=== Section Start ===

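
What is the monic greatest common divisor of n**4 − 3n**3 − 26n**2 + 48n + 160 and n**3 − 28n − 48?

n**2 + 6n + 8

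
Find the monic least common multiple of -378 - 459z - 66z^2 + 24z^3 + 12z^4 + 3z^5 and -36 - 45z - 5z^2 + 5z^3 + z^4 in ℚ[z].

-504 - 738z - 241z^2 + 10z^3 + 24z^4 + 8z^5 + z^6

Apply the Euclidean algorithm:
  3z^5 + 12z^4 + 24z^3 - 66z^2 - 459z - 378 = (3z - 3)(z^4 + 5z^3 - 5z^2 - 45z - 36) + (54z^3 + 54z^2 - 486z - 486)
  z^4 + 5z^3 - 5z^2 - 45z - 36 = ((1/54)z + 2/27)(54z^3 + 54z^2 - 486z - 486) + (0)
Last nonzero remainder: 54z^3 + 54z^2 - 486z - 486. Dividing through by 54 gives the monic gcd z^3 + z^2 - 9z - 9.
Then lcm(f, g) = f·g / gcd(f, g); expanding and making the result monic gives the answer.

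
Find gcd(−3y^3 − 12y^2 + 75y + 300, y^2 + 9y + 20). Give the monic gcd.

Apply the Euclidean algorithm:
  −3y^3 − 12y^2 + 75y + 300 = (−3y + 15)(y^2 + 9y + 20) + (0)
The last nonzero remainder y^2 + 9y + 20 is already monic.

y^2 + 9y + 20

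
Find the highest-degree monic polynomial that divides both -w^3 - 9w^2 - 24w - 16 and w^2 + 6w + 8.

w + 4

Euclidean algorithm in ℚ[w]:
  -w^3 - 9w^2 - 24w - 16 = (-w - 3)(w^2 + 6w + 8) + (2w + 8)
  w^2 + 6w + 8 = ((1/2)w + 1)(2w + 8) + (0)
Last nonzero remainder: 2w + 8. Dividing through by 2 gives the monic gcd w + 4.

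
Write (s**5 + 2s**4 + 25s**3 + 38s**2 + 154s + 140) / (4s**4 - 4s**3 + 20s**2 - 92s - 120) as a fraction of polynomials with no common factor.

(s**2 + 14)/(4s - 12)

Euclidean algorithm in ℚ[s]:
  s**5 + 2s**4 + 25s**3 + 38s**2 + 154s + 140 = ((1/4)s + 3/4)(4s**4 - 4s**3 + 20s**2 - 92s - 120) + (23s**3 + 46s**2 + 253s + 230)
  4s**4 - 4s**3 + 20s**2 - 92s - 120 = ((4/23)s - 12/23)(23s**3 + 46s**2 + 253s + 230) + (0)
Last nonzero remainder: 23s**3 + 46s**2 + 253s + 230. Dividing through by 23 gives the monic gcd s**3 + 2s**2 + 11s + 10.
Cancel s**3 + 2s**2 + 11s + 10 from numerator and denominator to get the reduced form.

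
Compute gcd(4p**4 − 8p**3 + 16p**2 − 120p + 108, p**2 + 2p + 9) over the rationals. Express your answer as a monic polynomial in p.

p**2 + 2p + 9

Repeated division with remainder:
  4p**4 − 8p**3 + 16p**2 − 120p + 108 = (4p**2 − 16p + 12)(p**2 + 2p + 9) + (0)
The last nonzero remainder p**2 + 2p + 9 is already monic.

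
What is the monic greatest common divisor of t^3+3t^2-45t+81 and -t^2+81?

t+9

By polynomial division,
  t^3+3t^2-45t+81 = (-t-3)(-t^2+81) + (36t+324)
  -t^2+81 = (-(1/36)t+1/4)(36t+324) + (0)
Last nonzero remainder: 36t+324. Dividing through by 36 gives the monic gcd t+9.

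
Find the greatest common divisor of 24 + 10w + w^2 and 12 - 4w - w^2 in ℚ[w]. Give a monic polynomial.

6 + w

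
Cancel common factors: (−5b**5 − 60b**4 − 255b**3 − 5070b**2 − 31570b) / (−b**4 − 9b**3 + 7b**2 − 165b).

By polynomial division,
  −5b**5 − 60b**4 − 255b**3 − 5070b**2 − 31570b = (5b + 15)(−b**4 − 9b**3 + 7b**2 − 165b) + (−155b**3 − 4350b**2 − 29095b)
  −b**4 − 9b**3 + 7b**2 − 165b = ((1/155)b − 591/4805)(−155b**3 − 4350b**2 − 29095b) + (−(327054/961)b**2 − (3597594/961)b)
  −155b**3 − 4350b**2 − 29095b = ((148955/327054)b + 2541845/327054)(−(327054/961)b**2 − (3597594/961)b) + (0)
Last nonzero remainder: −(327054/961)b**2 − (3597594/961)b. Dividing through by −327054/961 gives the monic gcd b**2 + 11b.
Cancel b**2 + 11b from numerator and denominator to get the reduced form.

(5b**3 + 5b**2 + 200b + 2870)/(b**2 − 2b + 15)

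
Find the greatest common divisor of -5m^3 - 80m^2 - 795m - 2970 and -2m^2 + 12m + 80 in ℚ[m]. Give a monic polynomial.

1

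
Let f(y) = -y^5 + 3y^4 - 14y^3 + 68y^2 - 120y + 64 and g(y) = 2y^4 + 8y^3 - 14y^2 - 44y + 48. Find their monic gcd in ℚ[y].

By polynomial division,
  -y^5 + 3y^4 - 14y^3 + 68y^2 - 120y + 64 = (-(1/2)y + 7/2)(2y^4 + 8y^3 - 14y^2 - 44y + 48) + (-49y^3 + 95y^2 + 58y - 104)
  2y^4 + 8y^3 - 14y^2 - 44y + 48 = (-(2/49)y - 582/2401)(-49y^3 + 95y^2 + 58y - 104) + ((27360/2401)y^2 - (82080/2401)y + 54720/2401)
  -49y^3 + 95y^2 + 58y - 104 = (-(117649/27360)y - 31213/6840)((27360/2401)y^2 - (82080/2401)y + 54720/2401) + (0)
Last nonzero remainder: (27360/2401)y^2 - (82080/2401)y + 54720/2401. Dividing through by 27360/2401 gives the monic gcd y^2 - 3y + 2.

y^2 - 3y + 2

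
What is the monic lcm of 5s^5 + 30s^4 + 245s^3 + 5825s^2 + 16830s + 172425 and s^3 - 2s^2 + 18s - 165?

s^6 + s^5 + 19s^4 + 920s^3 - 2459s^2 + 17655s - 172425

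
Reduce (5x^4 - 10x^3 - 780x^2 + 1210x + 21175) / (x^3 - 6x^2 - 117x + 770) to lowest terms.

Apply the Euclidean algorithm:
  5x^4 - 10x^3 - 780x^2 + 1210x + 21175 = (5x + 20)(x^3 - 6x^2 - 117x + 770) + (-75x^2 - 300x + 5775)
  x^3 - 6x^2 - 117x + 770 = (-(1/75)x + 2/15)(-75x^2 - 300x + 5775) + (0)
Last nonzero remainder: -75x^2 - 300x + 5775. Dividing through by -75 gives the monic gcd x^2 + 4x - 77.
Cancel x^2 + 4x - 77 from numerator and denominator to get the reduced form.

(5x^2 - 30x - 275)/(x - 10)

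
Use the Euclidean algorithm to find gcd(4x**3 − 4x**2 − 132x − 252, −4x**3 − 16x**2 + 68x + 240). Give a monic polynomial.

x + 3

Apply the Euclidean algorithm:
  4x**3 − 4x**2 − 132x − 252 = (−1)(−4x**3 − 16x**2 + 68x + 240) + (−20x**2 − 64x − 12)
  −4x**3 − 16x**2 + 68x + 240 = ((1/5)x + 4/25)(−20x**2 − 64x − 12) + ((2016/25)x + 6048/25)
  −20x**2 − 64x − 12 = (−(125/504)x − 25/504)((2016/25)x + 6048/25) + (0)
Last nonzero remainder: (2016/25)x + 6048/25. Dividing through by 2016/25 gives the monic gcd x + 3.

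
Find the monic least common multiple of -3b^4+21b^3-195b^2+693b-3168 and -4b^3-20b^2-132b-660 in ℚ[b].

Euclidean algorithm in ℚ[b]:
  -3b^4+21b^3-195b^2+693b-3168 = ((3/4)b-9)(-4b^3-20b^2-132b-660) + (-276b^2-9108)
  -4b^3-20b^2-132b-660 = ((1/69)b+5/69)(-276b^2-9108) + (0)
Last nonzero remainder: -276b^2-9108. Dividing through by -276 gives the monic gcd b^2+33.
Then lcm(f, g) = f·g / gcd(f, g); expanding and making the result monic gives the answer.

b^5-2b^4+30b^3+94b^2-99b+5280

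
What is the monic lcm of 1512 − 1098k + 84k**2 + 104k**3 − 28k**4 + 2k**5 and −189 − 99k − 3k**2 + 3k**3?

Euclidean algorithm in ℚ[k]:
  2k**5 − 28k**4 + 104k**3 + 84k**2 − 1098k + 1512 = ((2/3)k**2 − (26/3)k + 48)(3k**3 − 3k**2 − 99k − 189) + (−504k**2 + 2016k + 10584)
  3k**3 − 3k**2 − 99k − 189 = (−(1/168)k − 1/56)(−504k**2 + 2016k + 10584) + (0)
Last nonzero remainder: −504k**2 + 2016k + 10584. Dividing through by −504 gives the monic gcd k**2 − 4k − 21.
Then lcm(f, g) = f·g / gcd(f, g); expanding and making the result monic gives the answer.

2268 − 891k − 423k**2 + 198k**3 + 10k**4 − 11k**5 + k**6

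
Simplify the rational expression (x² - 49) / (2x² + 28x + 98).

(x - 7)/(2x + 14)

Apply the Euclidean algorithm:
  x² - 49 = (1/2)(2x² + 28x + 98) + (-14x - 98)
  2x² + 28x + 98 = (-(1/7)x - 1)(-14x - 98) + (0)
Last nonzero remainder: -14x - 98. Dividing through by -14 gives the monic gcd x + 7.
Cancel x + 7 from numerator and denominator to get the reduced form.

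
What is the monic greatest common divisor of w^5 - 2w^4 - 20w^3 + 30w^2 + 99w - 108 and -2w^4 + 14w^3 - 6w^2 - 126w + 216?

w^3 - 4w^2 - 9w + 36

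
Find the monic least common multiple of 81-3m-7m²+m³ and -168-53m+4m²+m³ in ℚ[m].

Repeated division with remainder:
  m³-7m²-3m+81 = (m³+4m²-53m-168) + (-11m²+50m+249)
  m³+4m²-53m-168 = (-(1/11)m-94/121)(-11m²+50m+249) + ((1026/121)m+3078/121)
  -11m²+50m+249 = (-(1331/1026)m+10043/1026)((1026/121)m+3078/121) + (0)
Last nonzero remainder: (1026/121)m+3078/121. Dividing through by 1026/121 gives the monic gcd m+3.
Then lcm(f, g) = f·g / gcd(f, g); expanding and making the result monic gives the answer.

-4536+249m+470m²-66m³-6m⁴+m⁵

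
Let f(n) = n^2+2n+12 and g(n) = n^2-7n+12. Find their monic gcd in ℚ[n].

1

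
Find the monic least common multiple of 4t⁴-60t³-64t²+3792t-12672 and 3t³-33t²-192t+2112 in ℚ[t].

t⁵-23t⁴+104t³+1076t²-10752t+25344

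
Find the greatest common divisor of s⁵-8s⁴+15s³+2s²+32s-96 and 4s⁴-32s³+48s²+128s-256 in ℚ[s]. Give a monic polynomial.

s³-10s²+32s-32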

=== Section End ===

## PROBLEM STATEMENT
Search the entries for the line holding "Find the greatest common divisor of s⁵-8s⁴+15s³+2s²+32s-96". Return that line and the ones after it through the last, exactly.

## REPLY TO THE TASK
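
Find the greatest common divisor of s⁵-8s⁴+15s³+2s²+32s-96 and 4s⁴-32s³+48s²+128s-256 in ℚ[s]. Give a monic polynomial.

s³-10s²+32s-32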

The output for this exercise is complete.